*** EXERCISE MATERIALS ***

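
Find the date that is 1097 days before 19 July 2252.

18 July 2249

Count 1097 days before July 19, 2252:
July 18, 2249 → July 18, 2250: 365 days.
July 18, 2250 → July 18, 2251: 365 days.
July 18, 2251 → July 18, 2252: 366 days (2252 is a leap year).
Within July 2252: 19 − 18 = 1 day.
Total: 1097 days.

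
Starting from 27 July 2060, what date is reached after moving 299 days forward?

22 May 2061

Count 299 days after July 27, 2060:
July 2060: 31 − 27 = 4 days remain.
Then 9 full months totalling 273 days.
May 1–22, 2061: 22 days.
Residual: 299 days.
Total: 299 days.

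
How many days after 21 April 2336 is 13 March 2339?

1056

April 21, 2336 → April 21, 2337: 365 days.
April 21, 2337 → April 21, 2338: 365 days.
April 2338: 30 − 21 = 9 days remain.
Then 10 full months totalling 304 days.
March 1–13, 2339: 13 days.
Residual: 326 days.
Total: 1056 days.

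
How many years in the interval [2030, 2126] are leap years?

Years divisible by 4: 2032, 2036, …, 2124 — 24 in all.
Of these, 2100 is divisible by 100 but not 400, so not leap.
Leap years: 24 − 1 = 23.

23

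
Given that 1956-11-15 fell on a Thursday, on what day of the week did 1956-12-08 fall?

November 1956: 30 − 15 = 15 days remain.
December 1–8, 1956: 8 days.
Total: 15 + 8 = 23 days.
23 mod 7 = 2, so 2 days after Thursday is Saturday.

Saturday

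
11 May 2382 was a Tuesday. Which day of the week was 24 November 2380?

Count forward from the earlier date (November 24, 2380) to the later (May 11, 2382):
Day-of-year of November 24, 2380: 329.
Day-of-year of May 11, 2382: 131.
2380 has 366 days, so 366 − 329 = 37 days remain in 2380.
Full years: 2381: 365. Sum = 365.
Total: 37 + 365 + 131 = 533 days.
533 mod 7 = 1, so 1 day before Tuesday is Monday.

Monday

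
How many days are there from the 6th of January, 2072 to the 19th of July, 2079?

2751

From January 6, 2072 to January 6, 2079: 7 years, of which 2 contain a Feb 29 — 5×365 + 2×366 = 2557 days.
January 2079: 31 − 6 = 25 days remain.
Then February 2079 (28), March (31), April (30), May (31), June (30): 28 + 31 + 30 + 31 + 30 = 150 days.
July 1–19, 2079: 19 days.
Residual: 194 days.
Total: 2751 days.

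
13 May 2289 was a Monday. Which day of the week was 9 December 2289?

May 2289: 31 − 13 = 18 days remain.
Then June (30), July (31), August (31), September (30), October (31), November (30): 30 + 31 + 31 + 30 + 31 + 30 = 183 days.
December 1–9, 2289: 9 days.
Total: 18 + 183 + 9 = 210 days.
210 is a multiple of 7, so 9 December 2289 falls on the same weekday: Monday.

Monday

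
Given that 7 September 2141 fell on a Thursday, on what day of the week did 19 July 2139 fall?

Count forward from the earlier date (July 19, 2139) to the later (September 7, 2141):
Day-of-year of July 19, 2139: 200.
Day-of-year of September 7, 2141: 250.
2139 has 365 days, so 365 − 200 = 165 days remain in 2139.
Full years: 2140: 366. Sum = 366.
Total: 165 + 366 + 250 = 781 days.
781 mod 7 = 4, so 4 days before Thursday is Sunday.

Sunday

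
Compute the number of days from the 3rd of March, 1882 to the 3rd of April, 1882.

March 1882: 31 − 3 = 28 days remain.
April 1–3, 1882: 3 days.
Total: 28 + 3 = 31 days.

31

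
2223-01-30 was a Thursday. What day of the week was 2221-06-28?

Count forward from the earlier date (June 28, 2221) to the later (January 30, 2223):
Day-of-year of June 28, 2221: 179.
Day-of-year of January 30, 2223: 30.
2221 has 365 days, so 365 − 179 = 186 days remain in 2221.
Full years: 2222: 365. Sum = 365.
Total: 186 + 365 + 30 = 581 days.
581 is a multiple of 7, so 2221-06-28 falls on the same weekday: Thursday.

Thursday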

***
*** EXERCISE MATERIALS ***

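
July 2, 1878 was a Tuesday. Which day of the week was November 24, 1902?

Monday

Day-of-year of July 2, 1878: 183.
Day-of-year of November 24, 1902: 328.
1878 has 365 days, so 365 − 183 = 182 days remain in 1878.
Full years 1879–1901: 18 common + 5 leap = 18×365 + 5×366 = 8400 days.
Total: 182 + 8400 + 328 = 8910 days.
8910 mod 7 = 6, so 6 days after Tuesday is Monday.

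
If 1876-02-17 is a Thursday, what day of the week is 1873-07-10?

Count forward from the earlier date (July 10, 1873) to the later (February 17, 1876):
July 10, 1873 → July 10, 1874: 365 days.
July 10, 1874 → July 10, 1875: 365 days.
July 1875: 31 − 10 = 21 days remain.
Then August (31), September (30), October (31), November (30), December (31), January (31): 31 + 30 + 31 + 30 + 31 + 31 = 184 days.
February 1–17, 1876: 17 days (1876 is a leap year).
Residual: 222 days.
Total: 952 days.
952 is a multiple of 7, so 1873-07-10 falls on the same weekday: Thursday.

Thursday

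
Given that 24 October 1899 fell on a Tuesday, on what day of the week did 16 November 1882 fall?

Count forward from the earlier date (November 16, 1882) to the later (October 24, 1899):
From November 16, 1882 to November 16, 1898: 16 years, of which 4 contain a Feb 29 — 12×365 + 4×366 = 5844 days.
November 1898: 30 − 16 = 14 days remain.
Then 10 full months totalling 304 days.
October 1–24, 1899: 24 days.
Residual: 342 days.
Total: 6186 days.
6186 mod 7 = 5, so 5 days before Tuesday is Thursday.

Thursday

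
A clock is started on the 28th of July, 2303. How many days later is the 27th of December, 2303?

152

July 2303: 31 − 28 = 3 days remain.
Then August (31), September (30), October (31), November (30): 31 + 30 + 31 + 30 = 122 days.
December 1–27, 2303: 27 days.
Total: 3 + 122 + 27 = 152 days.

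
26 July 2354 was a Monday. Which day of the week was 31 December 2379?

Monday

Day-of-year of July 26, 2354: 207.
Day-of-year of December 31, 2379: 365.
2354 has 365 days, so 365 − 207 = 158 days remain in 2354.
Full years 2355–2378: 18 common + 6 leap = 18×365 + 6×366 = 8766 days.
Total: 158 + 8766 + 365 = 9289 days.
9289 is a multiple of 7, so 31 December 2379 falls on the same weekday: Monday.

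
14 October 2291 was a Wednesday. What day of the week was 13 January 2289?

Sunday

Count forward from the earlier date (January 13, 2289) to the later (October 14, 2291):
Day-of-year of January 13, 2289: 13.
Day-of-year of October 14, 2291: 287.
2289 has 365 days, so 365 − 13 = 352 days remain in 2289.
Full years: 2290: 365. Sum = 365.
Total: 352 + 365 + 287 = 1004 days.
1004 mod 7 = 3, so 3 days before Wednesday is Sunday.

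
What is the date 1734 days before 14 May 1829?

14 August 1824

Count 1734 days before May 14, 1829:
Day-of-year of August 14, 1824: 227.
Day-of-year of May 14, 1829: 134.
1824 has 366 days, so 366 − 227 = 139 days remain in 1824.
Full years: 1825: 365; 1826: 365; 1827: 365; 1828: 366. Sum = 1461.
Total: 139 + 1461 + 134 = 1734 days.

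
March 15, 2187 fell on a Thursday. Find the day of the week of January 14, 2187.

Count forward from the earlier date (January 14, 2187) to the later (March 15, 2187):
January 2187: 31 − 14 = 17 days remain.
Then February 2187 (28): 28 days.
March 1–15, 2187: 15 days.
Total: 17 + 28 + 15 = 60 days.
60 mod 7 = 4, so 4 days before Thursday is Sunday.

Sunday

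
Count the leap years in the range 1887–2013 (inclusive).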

***

Output exactly one stretch of the listing: from the line containing "What is the" through the line containing "Count the leap", both end lines included.

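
What is the date 1734 days before 14 May 1829?

14 August 1824

Count 1734 days before May 14, 1829:
Day-of-year of August 14, 1824: 227.
Day-of-year of May 14, 1829: 134.
1824 has 366 days, so 366 − 227 = 139 days remain in 1824.
Full years: 1825: 365; 1826: 365; 1827: 365; 1828: 366. Sum = 1461.
Total: 139 + 1461 + 134 = 1734 days.

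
March 15, 2187 fell on a Thursday. Find the day of the week of January 14, 2187.

Count forward from the earlier date (January 14, 2187) to the later (March 15, 2187):
January 2187: 31 − 14 = 17 days remain.
Then February 2187 (28): 28 days.
March 1–15, 2187: 15 days.
Total: 17 + 28 + 15 = 60 days.
60 mod 7 = 4, so 4 days before Thursday is Sunday.

Sunday

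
Count the leap years in the range 1887–2013 (inclusive).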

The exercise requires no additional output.